(Extracted data)

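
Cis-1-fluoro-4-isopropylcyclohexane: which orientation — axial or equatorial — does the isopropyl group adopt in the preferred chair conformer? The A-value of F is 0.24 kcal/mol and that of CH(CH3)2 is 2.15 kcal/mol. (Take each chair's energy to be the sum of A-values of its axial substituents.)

equatorial

C1 and C4 have opposite parity, so for the cis isomer the two substituents are one axial and one equatorial in each chair.
Chair I (fluoro axial, isopropyl equatorial): E = 0.24 kcal/mol.
Chair II (fluoro equatorial, isopropyl axial): E = 2.15 kcal/mol.
Chair I is the more stable (lower-energy) conformer, and in that chair the isopropyl group is equatorial.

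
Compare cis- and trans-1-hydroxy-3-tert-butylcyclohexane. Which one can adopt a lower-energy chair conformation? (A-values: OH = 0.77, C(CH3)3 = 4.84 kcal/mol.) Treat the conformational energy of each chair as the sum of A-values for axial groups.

At 1,3 positions (parity same): cis → (e,e or a,a); trans → (a,e or e,a).
Best chair for cis: E = 0.00 kcal/mol; best chair for trans: E = 0.77 kcal/mol.
The cis isomer is lower by 0.77 kcal/mol.

cis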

(Work task)
Word for word, give the entire listing again.

(Solution to this task)
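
Cis-1-fluoro-4-isopropylcyclohexane: which orientation — axial or equatorial — does the isopropyl group adopt in the preferred chair conformer? The A-value of F is 0.24 kcal/mol and that of CH(CH3)2 is 2.15 kcal/mol. (Take each chair's energy to be the sum of A-values of its axial substituents.)

equatorial

C1 and C4 have opposite parity, so for the cis isomer the two substituents are one axial and one equatorial in each chair.
Chair I (fluoro axial, isopropyl equatorial): E = 0.24 kcal/mol.
Chair II (fluoro equatorial, isopropyl axial): E = 2.15 kcal/mol.
Chair I is the more stable (lower-energy) conformer, and in that chair the isopropyl group is equatorial.

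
Compare cis- and trans-1-hydroxy-3-tert-butylcyclohexane. Which one can adopt a lower-energy chair conformation? (A-values: OH = 0.77, C(CH3)3 = 4.84 kcal/mol.) Treat the conformational energy of each chair as the sum of A-values for axial groups.

At 1,3 positions (parity same): cis → (e,e or a,a); trans → (a,e or e,a).
Best chair for cis: E = 0.00 kcal/mol; best chair for trans: E = 0.77 kcal/mol.
The cis isomer is lower by 0.77 kcal/mol.

cis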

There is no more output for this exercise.